• _Exercise instructions_: Once you find the line containing "0: [1, 3, 4, 5, 7]", output it and every line after it to the end of the records, exactly.

• _Records shown_:
Start of Block

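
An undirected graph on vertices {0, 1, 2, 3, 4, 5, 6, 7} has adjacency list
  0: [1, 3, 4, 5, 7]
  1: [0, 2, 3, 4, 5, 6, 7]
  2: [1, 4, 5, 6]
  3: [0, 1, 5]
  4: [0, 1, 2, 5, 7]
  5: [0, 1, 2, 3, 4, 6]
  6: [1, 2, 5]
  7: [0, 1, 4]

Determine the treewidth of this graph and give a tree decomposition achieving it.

Treewidth 3.
Bags: B1 = {0, 1, 4, 5}  B2 = {1, 2, 4, 5}  B3 = {1, 2, 5, 6}  B4 = {0, 1, 3, 5}  B5 = {0, 1, 4, 7}
Tree: B1–B2, B2–B3, B1–B4, B1–B5

Each bag holds 4 vertices, so the decomposition has width 3, which upper-bounds the treewidth. On the other hand G contains the 4-clique {0, 1, 3, 5}. A clique must lie in a single bag of any decomposition, so no decomposition can have width below 3. Combining the bounds, tw(G) = 3.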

End of Block

• _Solution to the exercise_:
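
  0: [1, 3, 4, 5, 7]
  1: [0, 2, 3, 4, 5, 6, 7]
  2: [1, 4, 5, 6]
  3: [0, 1, 5]
  4: [0, 1, 2, 5, 7]
  5: [0, 1, 2, 3, 4, 6]
  6: [1, 2, 5]
  7: [0, 1, 4]

Determine the treewidth of this graph and give a tree decomposition achieving it.

Treewidth 3.
Bags: B1 = {0, 1, 4, 5}  B2 = {1, 2, 4, 5}  B3 = {1, 2, 5, 6}  B4 = {0, 1, 3, 5}  B5 = {0, 1, 4, 7}
Tree: B1–B2, B2–B3, B1–B4, B1–B5

Each bag holds 4 vertices, so the decomposition has width 3, which upper-bounds the treewidth. On the other hand G contains the 4-clique {0, 1, 3, 5}. A clique must lie in a single bag of any decomposition, so no decomposition can have width below 3. Combining the bounds, tw(G) = 3.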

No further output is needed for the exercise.